▶ _WORK TO COMPLETE_
Go through the listing below. Copy each line that has the string "Answer".
++++ ENTRIES PROVIDED
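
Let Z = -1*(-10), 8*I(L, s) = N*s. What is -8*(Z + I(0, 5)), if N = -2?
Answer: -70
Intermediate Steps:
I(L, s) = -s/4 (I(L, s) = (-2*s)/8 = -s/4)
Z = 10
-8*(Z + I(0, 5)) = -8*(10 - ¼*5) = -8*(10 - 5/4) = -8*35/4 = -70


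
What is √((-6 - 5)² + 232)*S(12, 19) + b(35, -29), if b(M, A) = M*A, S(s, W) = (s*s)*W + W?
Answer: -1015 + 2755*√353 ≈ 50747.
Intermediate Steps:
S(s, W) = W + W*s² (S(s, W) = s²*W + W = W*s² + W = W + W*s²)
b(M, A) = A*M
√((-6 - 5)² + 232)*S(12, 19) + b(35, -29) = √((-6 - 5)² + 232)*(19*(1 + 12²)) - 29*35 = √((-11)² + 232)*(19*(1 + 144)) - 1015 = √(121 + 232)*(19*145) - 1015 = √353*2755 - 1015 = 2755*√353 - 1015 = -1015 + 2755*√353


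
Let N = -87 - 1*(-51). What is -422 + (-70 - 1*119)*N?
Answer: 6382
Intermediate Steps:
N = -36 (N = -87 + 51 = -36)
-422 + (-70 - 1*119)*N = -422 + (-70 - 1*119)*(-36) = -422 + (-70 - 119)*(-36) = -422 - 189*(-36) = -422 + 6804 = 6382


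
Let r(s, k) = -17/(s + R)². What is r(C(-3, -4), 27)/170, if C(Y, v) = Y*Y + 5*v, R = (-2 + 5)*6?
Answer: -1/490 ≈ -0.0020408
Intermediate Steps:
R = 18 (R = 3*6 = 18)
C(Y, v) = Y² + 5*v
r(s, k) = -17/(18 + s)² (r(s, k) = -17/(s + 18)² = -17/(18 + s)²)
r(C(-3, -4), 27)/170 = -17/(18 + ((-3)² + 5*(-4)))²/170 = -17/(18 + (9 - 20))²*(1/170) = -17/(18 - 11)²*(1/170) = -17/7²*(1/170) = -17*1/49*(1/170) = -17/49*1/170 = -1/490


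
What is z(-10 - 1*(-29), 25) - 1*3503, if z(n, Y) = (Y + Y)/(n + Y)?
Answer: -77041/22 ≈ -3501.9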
++++++++
++++ ENTRIES PROVIDED
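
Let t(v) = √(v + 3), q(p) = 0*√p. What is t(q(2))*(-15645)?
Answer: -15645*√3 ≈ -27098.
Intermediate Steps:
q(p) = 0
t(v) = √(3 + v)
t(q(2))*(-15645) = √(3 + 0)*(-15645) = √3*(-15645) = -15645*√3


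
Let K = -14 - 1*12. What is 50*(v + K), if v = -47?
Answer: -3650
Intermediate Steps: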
++++++++
++++ ENTRIES PROVIDED
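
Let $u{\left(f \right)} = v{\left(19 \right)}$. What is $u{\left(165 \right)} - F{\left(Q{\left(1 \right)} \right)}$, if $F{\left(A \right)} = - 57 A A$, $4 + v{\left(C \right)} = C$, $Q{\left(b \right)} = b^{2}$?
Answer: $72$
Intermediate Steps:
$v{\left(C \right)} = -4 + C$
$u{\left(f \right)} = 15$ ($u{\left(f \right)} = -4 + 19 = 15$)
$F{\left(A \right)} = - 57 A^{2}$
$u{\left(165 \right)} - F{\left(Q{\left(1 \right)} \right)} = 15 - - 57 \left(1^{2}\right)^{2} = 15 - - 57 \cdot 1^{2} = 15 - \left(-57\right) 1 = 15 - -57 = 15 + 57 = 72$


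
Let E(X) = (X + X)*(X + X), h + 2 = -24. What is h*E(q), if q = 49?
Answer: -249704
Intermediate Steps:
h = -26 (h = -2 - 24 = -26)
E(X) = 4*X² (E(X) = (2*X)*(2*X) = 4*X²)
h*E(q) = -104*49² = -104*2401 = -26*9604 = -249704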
++++++++
▶ _RESULT OF THIS EXERCISE_
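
Answer: -70
Answer: -1015 + 2755*√353 ≈ 50747.
Answer: 6382
Answer: -1/490 ≈ -0.0020408
Answer: -77041/22 ≈ -3501.9
Answer: -15645*√3 ≈ -27098.
Answer: -3650
Answer: $72$
Answer: -249704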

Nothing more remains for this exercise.